(Data records)

========

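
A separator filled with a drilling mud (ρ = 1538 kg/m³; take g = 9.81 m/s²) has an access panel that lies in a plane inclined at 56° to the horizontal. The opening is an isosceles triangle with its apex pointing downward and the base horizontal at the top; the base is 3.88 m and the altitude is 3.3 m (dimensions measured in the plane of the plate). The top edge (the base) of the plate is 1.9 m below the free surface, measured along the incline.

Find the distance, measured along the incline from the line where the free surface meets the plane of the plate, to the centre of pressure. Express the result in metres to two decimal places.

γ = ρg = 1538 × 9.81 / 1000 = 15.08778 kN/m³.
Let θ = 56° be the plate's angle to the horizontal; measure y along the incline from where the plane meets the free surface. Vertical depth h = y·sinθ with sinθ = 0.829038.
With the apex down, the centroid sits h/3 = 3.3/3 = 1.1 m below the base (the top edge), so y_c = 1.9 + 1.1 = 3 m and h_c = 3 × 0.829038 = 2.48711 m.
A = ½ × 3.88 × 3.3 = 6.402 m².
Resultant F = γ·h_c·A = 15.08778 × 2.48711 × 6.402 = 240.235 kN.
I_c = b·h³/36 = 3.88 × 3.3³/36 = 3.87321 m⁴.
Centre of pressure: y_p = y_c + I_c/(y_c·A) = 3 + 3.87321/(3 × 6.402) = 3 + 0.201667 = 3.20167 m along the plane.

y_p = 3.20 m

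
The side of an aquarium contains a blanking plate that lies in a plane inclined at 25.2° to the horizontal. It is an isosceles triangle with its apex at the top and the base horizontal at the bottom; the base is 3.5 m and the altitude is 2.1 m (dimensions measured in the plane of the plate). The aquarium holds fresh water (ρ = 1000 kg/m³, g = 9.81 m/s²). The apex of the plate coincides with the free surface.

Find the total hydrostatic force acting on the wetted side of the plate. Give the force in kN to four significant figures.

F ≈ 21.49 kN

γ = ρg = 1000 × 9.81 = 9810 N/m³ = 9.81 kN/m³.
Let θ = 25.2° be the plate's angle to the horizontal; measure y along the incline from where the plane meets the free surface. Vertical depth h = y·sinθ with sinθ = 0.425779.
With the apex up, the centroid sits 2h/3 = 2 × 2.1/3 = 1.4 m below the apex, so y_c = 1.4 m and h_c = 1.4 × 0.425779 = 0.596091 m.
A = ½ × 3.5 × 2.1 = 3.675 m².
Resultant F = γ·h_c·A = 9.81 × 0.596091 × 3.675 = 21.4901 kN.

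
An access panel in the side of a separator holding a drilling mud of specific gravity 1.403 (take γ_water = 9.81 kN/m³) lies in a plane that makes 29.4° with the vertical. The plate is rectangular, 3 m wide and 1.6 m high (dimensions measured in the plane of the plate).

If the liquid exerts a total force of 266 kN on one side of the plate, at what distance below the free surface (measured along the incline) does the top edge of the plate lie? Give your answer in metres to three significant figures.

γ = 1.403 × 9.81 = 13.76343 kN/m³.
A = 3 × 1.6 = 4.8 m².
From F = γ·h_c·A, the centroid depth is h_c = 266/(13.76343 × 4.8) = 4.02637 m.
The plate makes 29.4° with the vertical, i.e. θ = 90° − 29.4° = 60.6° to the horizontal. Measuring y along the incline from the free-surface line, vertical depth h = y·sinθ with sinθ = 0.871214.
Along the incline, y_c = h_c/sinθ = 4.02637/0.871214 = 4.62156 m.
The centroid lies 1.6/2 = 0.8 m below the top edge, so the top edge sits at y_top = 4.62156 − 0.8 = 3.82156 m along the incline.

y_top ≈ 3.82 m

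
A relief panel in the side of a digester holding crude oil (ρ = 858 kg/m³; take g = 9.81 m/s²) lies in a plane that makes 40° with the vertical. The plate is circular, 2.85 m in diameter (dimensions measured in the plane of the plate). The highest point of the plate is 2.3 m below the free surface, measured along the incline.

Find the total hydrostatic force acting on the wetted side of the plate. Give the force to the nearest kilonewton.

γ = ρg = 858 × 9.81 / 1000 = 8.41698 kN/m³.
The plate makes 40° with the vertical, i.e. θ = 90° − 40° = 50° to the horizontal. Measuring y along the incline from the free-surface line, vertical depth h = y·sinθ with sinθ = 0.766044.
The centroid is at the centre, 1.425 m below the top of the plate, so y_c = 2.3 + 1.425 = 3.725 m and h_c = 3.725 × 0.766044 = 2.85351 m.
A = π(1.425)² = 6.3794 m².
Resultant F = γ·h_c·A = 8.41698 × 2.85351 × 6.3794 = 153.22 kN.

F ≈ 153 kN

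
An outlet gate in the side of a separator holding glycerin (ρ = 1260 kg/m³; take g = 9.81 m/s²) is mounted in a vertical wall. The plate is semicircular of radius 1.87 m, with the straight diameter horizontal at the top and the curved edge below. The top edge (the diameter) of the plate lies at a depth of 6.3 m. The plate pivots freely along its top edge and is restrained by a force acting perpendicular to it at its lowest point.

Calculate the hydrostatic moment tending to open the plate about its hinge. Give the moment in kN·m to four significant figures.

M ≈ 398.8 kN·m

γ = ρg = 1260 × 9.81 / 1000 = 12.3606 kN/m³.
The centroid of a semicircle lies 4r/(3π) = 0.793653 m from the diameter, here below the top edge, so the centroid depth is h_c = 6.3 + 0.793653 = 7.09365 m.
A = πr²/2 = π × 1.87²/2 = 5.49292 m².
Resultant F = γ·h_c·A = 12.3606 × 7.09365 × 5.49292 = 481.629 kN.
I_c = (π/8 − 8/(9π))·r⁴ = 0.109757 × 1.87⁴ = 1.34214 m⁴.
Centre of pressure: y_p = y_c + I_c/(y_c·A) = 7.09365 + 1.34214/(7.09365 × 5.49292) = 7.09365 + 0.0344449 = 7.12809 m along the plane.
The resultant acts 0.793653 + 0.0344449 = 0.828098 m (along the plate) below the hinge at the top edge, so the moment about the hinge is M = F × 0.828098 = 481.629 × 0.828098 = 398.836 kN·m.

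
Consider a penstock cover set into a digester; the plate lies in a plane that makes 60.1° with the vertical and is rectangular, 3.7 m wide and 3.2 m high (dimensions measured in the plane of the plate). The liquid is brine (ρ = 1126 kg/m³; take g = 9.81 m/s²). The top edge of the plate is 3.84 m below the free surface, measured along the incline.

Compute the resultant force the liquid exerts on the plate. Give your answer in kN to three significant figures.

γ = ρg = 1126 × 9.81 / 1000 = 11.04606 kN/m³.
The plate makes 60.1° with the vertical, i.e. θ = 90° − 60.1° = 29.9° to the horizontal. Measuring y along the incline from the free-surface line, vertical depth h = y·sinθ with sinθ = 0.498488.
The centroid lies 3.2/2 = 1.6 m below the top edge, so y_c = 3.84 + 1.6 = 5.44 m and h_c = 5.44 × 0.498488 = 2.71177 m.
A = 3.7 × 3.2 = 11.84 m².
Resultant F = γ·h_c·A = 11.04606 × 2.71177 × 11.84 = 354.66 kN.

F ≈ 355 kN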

========

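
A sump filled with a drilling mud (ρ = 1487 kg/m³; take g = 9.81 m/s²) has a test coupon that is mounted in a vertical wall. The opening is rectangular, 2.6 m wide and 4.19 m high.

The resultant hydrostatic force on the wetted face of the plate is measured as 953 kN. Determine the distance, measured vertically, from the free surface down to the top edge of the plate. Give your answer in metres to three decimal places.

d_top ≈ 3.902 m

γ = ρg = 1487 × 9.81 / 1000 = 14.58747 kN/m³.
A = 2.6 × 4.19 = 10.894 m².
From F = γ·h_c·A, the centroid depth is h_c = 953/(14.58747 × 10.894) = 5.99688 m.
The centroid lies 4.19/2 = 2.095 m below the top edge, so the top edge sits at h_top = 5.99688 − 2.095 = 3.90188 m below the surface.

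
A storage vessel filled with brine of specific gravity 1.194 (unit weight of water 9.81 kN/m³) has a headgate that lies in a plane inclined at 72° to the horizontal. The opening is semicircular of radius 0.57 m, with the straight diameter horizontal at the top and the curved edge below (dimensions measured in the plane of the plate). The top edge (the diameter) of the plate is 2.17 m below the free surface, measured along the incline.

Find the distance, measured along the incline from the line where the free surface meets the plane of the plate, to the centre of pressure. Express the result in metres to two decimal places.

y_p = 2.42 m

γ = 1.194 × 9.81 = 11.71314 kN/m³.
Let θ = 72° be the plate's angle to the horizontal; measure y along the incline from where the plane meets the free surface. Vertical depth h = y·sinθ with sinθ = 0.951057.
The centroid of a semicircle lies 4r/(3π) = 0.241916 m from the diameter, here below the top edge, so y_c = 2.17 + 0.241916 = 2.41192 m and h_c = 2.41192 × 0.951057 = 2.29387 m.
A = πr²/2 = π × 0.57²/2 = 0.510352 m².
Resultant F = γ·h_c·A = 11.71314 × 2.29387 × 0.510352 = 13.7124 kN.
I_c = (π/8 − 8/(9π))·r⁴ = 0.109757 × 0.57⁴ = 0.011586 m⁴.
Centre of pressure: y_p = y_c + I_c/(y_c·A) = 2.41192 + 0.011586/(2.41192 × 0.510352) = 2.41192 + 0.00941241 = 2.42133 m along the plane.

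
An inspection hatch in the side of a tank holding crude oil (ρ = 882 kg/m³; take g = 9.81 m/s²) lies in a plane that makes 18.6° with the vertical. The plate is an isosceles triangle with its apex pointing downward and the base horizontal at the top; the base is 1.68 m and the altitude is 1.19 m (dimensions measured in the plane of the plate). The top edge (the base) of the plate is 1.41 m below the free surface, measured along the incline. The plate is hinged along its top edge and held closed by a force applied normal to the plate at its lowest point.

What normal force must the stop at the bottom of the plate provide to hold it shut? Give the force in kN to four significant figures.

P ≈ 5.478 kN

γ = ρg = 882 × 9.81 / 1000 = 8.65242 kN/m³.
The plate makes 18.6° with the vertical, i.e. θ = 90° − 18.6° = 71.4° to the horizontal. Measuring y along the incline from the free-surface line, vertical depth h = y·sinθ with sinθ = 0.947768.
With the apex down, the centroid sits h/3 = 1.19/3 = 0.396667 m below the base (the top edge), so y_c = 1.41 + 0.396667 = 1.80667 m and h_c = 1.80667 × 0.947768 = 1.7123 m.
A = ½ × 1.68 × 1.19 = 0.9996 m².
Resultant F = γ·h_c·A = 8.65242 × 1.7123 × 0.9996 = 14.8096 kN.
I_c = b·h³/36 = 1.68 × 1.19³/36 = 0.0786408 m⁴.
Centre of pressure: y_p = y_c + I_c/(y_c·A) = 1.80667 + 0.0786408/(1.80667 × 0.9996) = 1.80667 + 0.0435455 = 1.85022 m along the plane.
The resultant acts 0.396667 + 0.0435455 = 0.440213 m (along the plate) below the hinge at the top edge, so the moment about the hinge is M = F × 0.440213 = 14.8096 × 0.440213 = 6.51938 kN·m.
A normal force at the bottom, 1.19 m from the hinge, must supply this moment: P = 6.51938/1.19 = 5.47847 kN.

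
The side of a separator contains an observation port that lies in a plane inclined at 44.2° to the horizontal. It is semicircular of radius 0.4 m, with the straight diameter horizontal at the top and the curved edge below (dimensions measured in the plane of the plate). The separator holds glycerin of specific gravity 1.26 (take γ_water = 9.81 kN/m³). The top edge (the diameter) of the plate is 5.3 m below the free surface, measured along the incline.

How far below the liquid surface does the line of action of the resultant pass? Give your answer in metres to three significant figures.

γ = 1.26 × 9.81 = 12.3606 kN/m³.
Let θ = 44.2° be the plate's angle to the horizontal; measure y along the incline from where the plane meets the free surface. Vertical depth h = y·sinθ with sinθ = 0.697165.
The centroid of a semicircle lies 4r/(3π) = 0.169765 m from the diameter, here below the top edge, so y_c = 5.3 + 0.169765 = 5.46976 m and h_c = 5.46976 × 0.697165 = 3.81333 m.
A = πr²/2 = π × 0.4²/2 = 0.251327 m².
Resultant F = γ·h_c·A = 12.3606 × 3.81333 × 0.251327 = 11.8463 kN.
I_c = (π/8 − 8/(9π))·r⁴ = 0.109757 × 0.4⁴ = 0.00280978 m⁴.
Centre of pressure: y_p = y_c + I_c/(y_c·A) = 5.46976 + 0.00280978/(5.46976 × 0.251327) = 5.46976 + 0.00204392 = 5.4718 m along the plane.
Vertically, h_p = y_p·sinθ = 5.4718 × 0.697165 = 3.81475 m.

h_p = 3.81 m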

========

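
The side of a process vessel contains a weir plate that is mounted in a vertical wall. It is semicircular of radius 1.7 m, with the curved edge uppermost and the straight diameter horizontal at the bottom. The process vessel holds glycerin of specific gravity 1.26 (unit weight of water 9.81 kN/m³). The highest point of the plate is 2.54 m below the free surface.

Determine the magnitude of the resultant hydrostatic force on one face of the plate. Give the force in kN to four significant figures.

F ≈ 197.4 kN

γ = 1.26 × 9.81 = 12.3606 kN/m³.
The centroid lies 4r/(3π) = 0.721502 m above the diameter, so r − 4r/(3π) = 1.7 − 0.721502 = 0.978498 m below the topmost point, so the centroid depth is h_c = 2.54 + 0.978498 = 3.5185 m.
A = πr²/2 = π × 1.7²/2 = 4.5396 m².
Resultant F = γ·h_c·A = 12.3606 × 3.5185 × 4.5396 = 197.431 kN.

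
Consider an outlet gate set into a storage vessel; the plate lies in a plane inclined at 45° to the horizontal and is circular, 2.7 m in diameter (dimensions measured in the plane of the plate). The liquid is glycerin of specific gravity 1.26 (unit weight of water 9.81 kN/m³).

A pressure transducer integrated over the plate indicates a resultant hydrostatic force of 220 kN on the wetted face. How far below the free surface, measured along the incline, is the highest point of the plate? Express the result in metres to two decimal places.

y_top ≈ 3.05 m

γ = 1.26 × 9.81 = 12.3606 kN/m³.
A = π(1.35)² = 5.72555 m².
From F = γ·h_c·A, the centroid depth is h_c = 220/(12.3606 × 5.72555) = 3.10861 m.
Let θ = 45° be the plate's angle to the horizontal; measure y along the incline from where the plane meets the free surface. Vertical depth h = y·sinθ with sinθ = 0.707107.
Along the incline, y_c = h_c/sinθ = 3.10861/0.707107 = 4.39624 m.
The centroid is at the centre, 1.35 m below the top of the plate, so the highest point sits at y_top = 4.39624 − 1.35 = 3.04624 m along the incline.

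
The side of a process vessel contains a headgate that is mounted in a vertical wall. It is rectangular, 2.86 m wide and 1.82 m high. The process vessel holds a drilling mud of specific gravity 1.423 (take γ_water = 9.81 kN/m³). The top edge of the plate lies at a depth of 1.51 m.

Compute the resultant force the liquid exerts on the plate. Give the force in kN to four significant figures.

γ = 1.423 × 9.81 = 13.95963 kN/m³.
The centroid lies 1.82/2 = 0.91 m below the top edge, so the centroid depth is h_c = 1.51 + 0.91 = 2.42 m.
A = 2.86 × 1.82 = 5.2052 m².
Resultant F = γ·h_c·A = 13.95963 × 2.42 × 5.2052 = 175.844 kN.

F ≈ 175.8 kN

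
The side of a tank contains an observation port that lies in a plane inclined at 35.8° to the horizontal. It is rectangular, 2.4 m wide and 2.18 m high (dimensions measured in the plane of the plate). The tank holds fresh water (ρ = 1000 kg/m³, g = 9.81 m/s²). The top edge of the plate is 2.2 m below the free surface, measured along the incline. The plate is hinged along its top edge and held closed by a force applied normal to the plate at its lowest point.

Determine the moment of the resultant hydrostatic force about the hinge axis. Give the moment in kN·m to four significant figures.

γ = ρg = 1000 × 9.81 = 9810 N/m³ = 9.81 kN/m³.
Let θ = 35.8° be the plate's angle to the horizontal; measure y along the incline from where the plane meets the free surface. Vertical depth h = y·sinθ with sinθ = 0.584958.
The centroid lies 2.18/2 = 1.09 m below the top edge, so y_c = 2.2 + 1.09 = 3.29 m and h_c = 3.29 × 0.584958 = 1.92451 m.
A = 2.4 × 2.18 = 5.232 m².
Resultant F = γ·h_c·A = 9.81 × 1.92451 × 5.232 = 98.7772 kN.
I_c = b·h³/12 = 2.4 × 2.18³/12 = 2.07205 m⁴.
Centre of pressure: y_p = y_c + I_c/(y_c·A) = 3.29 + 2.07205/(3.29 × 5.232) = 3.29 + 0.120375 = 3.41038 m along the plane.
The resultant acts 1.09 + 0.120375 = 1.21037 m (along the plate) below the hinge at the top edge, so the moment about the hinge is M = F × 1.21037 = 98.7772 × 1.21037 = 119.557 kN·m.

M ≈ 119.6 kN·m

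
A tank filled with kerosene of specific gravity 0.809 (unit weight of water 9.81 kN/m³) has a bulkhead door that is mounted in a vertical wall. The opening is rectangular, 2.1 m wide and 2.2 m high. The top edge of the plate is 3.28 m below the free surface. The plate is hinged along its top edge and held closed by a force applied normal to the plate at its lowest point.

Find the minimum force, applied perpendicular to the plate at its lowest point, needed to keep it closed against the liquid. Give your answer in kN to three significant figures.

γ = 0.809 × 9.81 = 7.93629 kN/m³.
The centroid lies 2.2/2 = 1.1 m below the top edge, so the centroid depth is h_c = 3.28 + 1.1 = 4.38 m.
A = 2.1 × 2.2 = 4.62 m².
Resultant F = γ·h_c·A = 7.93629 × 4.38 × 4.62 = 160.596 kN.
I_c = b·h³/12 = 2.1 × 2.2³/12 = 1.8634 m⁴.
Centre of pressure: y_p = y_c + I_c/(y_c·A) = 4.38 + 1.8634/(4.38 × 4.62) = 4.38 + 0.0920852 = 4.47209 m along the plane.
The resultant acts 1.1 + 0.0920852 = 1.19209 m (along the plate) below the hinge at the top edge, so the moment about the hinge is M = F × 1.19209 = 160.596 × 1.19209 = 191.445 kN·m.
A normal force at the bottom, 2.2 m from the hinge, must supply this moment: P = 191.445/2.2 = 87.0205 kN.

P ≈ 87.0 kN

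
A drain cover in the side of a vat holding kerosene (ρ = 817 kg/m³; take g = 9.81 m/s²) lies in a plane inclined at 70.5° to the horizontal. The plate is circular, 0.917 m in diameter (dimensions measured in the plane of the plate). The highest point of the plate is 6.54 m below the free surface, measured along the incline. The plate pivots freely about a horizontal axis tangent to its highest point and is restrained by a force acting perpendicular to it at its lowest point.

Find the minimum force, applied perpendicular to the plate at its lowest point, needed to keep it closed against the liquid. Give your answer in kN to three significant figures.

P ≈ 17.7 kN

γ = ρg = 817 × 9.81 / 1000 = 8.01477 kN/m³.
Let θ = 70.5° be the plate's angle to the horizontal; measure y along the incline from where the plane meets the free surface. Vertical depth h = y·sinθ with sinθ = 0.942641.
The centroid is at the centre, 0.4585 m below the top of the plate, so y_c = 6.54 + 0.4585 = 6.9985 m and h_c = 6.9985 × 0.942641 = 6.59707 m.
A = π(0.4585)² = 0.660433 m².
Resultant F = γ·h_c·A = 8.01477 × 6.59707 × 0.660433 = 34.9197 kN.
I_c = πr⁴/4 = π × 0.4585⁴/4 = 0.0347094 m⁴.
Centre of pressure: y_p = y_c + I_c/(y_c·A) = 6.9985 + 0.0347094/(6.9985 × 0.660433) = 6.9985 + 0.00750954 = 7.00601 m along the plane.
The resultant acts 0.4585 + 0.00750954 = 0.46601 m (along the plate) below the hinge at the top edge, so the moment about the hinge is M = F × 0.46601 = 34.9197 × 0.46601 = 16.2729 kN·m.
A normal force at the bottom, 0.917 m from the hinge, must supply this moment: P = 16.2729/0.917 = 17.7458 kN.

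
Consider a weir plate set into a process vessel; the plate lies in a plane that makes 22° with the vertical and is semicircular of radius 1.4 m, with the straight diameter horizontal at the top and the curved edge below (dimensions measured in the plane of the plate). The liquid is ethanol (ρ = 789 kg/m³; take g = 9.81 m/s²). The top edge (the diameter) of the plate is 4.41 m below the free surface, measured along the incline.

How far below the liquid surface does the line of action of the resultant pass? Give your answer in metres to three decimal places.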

========

Wherever the line holding "A separator filled" falls in the entries above, copy exactly from it through the line holding "The side of an", inclusive, and add nothing.

- Exercise solution -
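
A separator filled with a drilling mud (ρ = 1538 kg/m³; take g = 9.81 m/s²) has an access panel that lies in a plane inclined at 56° to the horizontal. The opening is an isosceles triangle with its apex pointing downward and the base horizontal at the top; the base is 3.88 m and the altitude is 3.3 m (dimensions measured in the plane of the plate). The top edge (the base) of the plate is 1.9 m below the free surface, measured along the incline.

Find the distance, measured along the incline from the line where the free surface meets the plane of the plate, to the centre of pressure. Express the result in metres to two decimal places.

γ = ρg = 1538 × 9.81 / 1000 = 15.08778 kN/m³.
Let θ = 56° be the plate's angle to the horizontal; measure y along the incline from where the plane meets the free surface. Vertical depth h = y·sinθ with sinθ = 0.829038.
With the apex down, the centroid sits h/3 = 3.3/3 = 1.1 m below the base (the top edge), so y_c = 1.9 + 1.1 = 3 m and h_c = 3 × 0.829038 = 2.48711 m.
A = ½ × 3.88 × 3.3 = 6.402 m².
Resultant F = γ·h_c·A = 15.08778 × 2.48711 × 6.402 = 240.235 kN.
I_c = b·h³/36 = 3.88 × 3.3³/36 = 3.87321 m⁴.
Centre of pressure: y_p = y_c + I_c/(y_c·A) = 3 + 3.87321/(3 × 6.402) = 3 + 0.201667 = 3.20167 m along the plane.

y_p = 3.20 m

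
The side of an aquarium contains a blanking plate that lies in a plane inclined at 25.2° to the horizontal. It is an isosceles triangle with its apex at the top and the base horizontal at the bottom; the base is 3.5 m and the altitude is 2.1 m (dimensions measured in the plane of the plate). The aquarium holds fresh water (ρ = 1000 kg/m³, g = 9.81 m/s²). The apex of the plate coincides with the free surface.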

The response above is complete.